Look below for the lines from the one with "Which of the" to the one with "Applying P=1, Q=1, R=0, the", and copy exactly those lines, both ends included.

Dataset entries:
******
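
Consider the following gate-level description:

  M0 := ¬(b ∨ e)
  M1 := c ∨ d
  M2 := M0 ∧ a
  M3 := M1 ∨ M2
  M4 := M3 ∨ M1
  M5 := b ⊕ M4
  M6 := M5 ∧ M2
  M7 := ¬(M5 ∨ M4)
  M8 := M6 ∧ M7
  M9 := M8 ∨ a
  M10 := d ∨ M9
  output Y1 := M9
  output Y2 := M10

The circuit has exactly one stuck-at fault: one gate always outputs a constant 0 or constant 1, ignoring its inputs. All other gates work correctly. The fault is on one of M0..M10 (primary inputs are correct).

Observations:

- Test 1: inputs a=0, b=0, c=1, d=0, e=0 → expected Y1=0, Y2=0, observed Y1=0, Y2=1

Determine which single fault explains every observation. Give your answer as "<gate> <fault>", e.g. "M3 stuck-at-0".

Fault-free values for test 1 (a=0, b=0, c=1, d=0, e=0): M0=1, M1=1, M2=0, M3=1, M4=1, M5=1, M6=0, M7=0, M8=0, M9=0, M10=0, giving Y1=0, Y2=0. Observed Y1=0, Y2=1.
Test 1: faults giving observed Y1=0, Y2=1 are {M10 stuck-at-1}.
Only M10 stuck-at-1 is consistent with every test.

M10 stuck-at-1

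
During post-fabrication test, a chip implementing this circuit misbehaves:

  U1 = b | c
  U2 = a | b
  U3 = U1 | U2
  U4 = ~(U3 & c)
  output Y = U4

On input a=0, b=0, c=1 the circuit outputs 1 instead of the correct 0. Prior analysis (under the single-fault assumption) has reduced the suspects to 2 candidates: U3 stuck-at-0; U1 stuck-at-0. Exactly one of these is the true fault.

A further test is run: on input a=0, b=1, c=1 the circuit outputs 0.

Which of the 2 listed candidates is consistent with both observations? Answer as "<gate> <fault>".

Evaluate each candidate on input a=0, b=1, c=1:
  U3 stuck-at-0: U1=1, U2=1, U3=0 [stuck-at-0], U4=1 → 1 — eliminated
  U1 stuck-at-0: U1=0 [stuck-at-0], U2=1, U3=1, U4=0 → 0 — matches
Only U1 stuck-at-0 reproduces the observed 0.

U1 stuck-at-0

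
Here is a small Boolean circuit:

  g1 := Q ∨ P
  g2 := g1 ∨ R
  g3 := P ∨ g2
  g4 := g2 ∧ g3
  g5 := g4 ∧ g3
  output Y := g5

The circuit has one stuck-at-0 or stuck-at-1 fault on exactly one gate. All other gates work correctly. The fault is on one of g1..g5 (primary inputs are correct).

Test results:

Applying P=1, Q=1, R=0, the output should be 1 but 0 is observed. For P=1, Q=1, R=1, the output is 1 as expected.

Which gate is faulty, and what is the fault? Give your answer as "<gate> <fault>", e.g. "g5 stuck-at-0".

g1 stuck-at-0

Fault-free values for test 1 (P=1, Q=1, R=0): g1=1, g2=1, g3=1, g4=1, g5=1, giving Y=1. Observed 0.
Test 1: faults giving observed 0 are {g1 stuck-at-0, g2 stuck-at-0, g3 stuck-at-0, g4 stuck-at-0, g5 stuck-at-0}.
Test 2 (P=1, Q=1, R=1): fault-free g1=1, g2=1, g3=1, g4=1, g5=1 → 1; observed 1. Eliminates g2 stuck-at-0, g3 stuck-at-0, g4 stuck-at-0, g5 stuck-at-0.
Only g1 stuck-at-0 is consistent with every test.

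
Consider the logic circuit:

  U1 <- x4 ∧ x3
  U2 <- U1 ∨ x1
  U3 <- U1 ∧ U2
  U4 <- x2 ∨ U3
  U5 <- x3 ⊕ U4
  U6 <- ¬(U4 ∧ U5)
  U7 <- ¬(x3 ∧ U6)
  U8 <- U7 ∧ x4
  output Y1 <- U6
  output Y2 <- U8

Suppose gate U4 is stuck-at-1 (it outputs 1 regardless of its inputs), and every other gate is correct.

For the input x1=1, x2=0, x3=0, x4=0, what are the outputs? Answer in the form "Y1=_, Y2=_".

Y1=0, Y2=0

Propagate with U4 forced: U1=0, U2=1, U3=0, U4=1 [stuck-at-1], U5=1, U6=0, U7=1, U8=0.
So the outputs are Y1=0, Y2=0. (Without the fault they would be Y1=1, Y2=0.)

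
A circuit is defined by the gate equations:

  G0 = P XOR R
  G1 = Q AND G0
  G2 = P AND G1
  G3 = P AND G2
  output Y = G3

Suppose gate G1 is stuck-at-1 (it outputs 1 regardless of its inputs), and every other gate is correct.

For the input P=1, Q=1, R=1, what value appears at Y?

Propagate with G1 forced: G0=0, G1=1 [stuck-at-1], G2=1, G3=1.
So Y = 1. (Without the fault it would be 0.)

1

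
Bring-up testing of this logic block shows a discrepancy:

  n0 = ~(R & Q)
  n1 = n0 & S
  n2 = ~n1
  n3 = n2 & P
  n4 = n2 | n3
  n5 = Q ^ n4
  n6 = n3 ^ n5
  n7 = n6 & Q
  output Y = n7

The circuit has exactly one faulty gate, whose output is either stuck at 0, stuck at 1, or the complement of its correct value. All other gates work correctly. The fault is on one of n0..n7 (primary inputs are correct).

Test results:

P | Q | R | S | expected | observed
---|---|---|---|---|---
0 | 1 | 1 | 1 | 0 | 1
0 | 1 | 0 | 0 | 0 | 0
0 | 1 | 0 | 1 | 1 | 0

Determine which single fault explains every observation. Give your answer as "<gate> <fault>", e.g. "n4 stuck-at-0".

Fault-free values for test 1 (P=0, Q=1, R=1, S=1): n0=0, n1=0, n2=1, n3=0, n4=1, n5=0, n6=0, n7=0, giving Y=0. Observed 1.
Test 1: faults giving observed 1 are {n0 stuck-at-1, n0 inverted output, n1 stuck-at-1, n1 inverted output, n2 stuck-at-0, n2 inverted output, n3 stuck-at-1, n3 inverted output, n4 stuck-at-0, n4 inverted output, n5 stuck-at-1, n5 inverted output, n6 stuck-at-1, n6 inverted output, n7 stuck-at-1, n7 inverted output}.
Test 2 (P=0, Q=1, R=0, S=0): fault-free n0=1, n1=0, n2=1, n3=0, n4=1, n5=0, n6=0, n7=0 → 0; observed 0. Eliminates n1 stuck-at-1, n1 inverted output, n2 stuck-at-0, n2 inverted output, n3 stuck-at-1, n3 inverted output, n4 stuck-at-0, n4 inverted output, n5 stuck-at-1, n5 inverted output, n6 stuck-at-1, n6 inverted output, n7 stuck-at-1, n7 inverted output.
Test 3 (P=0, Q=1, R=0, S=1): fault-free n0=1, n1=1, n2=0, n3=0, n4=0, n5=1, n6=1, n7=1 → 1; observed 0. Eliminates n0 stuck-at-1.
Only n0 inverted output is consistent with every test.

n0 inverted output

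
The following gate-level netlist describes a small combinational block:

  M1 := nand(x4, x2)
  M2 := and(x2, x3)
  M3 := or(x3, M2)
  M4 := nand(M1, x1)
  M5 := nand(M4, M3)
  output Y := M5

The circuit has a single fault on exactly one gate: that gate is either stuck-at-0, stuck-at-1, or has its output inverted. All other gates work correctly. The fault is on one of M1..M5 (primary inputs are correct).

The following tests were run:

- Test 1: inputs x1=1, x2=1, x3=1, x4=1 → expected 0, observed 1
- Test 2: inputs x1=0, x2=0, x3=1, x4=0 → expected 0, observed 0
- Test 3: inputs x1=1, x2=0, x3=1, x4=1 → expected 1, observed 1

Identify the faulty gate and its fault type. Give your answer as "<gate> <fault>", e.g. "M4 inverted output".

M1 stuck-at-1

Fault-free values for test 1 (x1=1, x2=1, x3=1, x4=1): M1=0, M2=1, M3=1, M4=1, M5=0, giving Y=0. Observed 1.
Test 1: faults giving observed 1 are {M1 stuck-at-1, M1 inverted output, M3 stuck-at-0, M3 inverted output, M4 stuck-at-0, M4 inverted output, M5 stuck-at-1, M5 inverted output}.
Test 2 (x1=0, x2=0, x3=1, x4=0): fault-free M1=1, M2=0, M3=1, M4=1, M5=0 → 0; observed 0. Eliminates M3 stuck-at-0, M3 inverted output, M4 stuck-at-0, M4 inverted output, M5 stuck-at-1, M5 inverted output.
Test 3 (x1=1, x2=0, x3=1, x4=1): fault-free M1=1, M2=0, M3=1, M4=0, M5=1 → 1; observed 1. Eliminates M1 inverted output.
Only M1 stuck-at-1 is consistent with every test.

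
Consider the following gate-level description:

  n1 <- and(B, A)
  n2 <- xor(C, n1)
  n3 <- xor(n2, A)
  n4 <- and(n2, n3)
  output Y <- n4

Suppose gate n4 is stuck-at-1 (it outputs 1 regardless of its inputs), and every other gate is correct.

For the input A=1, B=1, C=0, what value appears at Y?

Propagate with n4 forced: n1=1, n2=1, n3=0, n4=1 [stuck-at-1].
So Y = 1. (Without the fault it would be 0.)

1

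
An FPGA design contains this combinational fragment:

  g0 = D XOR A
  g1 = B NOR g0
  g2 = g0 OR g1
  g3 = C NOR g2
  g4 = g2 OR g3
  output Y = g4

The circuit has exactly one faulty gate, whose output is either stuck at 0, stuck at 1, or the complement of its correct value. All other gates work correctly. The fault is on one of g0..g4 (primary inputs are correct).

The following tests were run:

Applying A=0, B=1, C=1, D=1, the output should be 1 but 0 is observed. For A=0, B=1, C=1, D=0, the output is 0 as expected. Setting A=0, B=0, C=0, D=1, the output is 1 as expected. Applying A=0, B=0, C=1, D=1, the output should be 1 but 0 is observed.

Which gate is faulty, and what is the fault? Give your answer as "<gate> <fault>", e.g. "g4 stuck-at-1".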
******
● **RESULT BELOW**
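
Which of the 2 listed candidates is consistent with both observations? Answer as "<gate> <fault>".

Evaluate each candidate on input a=0, b=1, c=1:
  U3 stuck-at-0: U1=1, U2=1, U3=0 [stuck-at-0], U4=1 → 1 — eliminated
  U1 stuck-at-0: U1=0 [stuck-at-0], U2=1, U3=1, U4=0 → 0 — matches
Only U1 stuck-at-0 reproduces the observed 0.

U1 stuck-at-0

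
Here is a small Boolean circuit:

  g1 := Q ∨ P
  g2 := g1 ∨ R
  g3 := P ∨ g2
  g4 := g2 ∧ g3
  g5 := g4 ∧ g3
  output Y := g5

The circuit has one stuck-at-0 or stuck-at-1 fault on exactly one gate. All other gates work correctly. The fault is on one of g1..g5 (primary inputs are correct).

Test results:

Applying P=1, Q=1, R=0, the output should be 1 but 0 is observed. For P=1, Q=1, R=1, the output is 1 as expected.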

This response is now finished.